- **EXERCISE GOAL**:
Copy, from the data below, every line that has "Function" in it.

START EXTRACTED INFORMATION

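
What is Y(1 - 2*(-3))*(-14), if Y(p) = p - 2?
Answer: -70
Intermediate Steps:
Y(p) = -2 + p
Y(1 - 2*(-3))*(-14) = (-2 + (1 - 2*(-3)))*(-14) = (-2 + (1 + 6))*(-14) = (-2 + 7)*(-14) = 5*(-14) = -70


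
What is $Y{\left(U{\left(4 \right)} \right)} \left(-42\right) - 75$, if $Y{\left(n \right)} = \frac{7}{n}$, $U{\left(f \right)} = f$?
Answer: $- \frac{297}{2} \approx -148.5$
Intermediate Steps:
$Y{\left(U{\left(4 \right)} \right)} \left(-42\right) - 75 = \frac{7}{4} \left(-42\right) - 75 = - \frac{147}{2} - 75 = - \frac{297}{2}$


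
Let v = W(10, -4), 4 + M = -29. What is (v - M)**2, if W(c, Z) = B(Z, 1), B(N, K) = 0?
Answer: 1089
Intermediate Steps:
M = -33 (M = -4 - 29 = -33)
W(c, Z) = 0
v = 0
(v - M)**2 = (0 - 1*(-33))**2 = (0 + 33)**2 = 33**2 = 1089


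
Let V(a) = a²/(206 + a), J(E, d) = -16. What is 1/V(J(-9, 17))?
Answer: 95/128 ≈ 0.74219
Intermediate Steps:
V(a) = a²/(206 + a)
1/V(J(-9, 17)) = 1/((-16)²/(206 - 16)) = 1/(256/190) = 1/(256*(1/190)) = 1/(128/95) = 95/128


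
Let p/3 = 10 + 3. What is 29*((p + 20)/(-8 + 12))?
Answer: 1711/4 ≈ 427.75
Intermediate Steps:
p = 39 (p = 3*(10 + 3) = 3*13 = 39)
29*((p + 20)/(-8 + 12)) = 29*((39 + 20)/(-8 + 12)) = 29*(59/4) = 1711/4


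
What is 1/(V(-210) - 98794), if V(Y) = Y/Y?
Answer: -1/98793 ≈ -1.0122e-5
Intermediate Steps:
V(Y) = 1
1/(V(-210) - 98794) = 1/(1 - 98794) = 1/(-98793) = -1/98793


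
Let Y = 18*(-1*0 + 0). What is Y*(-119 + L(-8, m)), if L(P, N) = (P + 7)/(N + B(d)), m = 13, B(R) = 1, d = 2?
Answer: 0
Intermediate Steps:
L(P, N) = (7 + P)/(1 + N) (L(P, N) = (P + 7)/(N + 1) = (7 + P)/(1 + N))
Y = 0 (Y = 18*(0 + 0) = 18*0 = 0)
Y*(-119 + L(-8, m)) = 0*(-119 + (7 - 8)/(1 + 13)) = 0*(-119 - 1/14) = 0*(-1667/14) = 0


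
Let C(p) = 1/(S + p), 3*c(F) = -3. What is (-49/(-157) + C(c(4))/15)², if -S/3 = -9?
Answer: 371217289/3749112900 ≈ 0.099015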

END EXTRACTED INFORMATION
START EXTRACTED INFORMATION

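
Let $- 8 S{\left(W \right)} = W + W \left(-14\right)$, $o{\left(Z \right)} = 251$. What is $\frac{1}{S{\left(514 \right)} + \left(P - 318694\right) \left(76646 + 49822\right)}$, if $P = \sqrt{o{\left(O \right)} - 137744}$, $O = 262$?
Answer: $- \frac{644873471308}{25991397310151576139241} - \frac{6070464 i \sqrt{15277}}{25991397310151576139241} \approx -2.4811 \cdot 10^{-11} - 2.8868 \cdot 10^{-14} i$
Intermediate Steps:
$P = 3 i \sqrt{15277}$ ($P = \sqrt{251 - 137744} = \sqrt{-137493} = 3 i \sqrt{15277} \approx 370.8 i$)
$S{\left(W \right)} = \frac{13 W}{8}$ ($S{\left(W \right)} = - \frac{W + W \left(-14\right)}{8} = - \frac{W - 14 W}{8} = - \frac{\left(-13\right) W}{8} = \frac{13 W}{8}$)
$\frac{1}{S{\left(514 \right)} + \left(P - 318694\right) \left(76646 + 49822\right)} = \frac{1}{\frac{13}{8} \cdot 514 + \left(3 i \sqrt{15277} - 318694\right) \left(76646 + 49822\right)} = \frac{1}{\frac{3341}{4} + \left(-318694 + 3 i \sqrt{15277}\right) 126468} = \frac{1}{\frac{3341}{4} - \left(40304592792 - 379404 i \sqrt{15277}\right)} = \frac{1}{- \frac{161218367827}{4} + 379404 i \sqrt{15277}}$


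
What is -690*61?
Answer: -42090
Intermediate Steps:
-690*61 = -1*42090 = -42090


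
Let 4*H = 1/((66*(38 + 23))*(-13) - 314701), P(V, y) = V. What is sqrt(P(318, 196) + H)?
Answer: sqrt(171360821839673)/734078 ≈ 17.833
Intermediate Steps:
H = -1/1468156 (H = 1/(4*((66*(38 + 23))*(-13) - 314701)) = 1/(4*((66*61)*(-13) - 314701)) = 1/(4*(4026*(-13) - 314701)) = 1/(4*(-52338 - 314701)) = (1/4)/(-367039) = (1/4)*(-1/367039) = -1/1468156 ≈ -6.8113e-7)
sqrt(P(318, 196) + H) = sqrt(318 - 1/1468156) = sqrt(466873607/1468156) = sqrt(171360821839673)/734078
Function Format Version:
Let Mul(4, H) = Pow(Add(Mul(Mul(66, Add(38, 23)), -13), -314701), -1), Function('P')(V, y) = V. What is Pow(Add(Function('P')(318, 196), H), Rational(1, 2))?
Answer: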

END EXTRACTED INFORMATION
START EXTRACTED INFORMATION

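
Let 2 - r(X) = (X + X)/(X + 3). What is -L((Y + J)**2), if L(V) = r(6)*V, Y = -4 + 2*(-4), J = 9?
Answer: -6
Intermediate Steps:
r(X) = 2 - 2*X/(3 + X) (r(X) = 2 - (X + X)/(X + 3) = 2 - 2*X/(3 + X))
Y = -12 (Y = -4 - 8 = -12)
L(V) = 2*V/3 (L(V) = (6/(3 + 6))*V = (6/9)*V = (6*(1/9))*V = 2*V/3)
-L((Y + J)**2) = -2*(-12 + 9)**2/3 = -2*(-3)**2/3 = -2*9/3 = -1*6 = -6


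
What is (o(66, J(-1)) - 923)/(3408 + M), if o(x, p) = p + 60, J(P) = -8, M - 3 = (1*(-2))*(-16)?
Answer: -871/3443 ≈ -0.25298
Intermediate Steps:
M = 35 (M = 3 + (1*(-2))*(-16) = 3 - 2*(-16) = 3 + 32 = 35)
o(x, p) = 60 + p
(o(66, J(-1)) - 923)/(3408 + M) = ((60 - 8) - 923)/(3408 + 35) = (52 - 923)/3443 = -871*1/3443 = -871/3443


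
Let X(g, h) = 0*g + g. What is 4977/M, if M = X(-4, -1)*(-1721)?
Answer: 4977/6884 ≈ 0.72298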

END EXTRACTED INFORMATION

- **WRITTEN ANSWER**:
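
Function Format Version:
Let Mul(4, H) = Pow(Add(Mul(Mul(66, Add(38, 23)), -13), -314701), -1), Function('P')(V, y) = V. What is Pow(Add(Function('P')(318, 196), H), Rational(1, 2))?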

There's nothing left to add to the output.